WORK ORDER:
If a line of the records holds the word "unchanged", copy it out.

Collection entries:
·····
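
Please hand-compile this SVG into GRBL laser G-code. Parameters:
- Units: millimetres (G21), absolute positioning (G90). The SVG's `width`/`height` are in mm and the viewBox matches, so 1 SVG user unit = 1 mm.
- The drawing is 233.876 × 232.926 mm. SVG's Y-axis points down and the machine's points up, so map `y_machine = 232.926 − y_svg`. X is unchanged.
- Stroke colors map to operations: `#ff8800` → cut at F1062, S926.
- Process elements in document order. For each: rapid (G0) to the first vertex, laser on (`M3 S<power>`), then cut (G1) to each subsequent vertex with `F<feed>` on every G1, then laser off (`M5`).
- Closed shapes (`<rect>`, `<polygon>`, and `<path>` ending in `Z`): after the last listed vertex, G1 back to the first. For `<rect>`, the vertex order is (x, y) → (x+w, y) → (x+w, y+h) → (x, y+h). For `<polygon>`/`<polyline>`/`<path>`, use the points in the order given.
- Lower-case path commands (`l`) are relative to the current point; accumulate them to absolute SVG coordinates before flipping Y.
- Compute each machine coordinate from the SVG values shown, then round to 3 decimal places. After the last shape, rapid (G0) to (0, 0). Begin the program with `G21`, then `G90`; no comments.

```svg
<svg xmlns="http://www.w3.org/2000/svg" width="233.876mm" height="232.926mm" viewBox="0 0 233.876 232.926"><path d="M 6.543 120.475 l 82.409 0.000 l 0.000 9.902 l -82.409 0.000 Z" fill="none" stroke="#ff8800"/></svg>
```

G21
G90
G0 X6.543 Y112.451
M3 S926
G1 X88.952 Y112.451 F1062
G1 X88.952 Y102.549 F1062
G1 X6.543 Y102.549 F1062
G1 X6.543 Y112.451 F1062
M5
G0 X0.000 Y0.000

viewBox `0 0 233.876 232.926` with mm width/height → 1 unit = 1 mm. Flip: y_m = 232.926 − y_svg.

**Shape 1** — `<path>` rectangle, stroke `#ff8800` → cut (S926, F1062). Machine vertices: (6.543,112.451) → (88.952,112.451) → (88.952,102.549) → (6.543,102.549) → (6.543,112.451). Closed: final G1 returns to the first vertex.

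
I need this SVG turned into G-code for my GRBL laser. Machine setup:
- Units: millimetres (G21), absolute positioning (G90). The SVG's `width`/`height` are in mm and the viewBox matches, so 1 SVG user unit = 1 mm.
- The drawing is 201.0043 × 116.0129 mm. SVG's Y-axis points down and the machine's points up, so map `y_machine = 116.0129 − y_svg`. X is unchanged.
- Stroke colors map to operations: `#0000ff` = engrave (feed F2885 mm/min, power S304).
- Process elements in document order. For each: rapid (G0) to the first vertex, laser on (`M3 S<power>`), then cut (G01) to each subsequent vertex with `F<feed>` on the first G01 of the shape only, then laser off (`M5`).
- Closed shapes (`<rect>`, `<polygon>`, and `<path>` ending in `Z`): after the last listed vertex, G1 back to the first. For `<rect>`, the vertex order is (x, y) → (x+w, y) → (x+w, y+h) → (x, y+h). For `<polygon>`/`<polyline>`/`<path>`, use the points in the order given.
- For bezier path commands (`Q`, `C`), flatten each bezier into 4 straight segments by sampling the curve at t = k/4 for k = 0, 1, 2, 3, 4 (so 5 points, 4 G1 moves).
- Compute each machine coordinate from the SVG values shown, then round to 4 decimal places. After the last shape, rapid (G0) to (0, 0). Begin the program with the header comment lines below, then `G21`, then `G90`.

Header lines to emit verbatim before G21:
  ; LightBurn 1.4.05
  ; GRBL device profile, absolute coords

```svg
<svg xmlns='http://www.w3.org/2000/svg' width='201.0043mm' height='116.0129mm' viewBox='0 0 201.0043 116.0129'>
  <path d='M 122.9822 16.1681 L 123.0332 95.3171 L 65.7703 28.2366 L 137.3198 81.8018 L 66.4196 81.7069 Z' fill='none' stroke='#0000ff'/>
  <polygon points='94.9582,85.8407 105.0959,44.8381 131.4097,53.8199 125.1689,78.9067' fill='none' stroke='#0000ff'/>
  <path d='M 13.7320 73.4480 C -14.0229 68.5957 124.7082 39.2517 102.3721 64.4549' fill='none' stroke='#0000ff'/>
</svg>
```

1 u = 1 mm; y_m = 116.0129 − y.

[1] `<path>` closed polygon, #0000ff→engrave S304 F2885: (122.9822,99.8448) → (123.0332,20.6958) → (65.7703,87.7763) → (137.3198,34.2111) → (66.4196,34.3060) → (122.9822,99.8448) (closed)

[2] `<polygon>` closed polygon, #0000ff→engrave S304 F2885: (94.9582,30.1722) → (105.0959,71.1748) → (131.4097,62.1930) → (125.1689,37.1062) → (94.9582,30.1722) (closed)

[3] `<path>` cubic bezier, #0000ff→engrave S304 F2885: (13.7320,42.5649) → (19.0139,49.5613) → (56.0200,58.3323) → (94.0421,61.4678) → (102.3721,51.5580)

; LightBurn 1.4.05
; GRBL device profile, absolute coords
G21
G90
G0 X122.9822 Y99.8448
M3 S304
G01 X123.0332 Y20.6958 F2885
G01 X65.7703 Y87.7763
G01 X137.3198 Y34.2111
G01 X66.4196 Y34.3060
G01 X122.9822 Y99.8448
M5
G0 X94.9582 Y30.1722
M3 S304
G01 X105.0959 Y71.1748 F2885
G01 X131.4097 Y62.1930
G01 X125.1689 Y37.1062
G01 X94.9582 Y30.1722
M5
G0 X13.7320 Y42.5649
M3 S304
G01 X19.0139 Y49.5613 F2885
G01 X56.0200 Y58.3323
G01 X94.0421 Y61.4678
G01 X102.3721 Y51.5580
M5
G0 X0.0000 Y0.0000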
·····
THE COMPLETED TASK:
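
- The drawing is 233.876 × 232.926 mm. SVG's Y-axis points down and the machine's points up, so map `y_machine = 232.926 − y_svg`. X is unchanged.
- The drawing is 201.0043 × 116.0129 mm. SVG's Y-axis points down and the machine's points up, so map `y_machine = 116.0129 − y_svg`. X is unchanged.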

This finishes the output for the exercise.